### ASSIGNMENT
Entries must be copied exactly, with nothing left out.

[Collected data]
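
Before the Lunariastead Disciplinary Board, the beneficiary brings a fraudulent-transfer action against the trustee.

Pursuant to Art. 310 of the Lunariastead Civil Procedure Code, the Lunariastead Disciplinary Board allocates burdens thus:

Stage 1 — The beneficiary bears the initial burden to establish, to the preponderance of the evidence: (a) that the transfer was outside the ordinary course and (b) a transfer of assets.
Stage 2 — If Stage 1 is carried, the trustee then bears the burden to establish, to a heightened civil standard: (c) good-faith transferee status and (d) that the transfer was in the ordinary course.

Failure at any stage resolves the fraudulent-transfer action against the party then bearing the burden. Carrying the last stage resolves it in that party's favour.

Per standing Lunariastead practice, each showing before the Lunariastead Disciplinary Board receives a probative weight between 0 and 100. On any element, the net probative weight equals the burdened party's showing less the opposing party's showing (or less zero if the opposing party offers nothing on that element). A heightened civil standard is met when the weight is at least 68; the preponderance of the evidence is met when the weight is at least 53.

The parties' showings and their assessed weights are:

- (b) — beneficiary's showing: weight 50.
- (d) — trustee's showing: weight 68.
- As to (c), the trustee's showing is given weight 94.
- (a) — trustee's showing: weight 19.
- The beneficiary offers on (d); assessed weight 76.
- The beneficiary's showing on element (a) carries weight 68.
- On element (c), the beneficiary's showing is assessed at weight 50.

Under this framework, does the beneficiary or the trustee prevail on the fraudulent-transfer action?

trustee

At Stage 1 the beneficiary must meet the preponderance of the evidence (weight is at least 53): on (a) the weight is 68 less the opposing 19 gives net 49, which does not reach 53, so (a) does not meet the standard; on (b) the weight is 50, which does not reach 53, so (b) does not meet the standard.
  The beneficiary does not carry Stage 1.
The analysis ends at Stage 1; the trustee prevails.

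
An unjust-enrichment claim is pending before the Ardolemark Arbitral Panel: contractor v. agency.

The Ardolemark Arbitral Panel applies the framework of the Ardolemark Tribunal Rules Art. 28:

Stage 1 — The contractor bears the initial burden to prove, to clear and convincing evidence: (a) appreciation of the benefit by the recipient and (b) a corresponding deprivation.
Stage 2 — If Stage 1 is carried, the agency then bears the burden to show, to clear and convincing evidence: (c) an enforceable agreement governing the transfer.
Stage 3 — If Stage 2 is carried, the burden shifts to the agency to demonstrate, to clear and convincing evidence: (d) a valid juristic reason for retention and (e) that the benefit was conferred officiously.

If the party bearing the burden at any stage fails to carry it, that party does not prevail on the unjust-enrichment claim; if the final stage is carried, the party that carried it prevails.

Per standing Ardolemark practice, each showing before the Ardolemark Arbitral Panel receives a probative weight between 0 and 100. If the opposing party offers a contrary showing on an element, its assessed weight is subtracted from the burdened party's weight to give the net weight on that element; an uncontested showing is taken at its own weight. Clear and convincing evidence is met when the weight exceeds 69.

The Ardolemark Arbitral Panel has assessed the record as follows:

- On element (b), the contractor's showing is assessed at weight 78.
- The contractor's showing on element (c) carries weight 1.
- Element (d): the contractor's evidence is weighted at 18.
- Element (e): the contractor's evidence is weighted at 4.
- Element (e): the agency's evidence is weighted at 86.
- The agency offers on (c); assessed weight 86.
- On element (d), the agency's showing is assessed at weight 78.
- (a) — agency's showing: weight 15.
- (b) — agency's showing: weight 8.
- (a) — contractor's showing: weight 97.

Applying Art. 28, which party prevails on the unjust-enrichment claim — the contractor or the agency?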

### RESULT BELOW
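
Before the Lunariastead Disciplinary Board, the beneficiary brings a fraudulent-transfer action against the trustee.

Pursuant to Art. 310 of the Lunariastead Civil Procedure Code, the Lunariastead Disciplinary Board allocates burdens thus:

Stage 1 — The beneficiary bears the initial burden to establish, to the preponderance of the evidence: (a) that the transfer was outside the ordinary course and (b) a transfer of assets.
Stage 2 — If Stage 1 is carried, the trustee then bears the burden to establish, to a heightened civil standard: (c) good-faith transferee status and (d) that the transfer was in the ordinary course.

Failure at any stage resolves the fraudulent-transfer action against the party then bearing the burden. Carrying the last stage resolves it in that party's favour.

Per standing Lunariastead practice, each showing before the Lunariastead Disciplinary Board receives a probative weight between 0 and 100. On any element, the net probative weight equals the burdened party's showing less the opposing party's showing (or less zero if the opposing party offers nothing on that element). A heightened civil standard is met when the weight is at least 68; the preponderance of the evidence is met when the weight is at least 53.

The parties' showings and their assessed weights are:

- (b) — beneficiary's showing: weight 50.
- (d) — trustee's showing: weight 68.
- As to (c), the trustee's showing is given weight 94.
- (a) — trustee's showing: weight 19.
- The beneficiary offers on (d); assessed weight 76.
- The beneficiary's showing on element (a) carries weight 68.
- On element (c), the beneficiary's showing is assessed at weight 50.

Under this framework, does the beneficiary or the trustee prevail on the fraudulent-transfer action?

trustee

At Stage 1 the beneficiary must meet the preponderance of the evidence (weight is at least 53): on (a) the weight is 68 less the opposing 19 gives net 49, which does not reach 53, so (a) does not meet the standard; on (b) the weight is 50, which does not reach 53, so (b) does not meet the standard.
  The beneficiary does not carry Stage 1.
The analysis ends at Stage 1; the trustee prevails.

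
An unjust-enrichment claim is pending before the Ardolemark Arbitral Panel: contractor v. agency.

The Ardolemark Arbitral Panel applies the framework of the Ardolemark Tribunal Rules Art. 28:

Stage 1 — The contractor bears the initial burden to prove, to clear and convincing evidence: (a) appreciation of the benefit by the recipient and (b) a corresponding deprivation.
Stage 2 — If Stage 1 is carried, the agency then bears the burden to show, to clear and convincing evidence: (c) an enforceable agreement governing the transfer.
Stage 3 — If Stage 2 is carried, the burden shifts to the agency to demonstrate, to clear and convincing evidence: (d) a valid juristic reason for retention and (e) that the benefit was conferred officiously.

If the party bearing the burden at any stage fails to carry it, that party does not prevail on the unjust-enrichment claim; if the final stage is carried, the party that carried it prevails.

Per standing Ardolemark practice, each showing before the Ardolemark Arbitral Panel receives a probative weight between 0 and 100. If the opposing party offers a contrary showing on an element, its assessed weight is subtracted from the burdened party's weight to give the net weight on that element; an uncontested showing is taken at its own weight. Clear and convincing evidence is met when the weight exceeds 69.

The Ardolemark Arbitral Panel has assessed the record as follows:

- On element (b), the contractor's showing is assessed at weight 78.
- The contractor's showing on element (c) carries weight 1.
- Element (d): the contractor's evidence is weighted at 18.
- Element (e): the contractor's evidence is weighted at 4.
- Element (e): the agency's evidence is weighted at 86.
- The agency offers on (c); assessed weight 86.
- On element (d), the agency's showing is assessed at weight 78.
- (a) — agency's showing: weight 15.
- (b) — agency's showing: weight 8.
- (a) — contractor's showing: weight 97.

Applying Art. 28, which party prevails on the unjust-enrichment claim — the contractor or the agency?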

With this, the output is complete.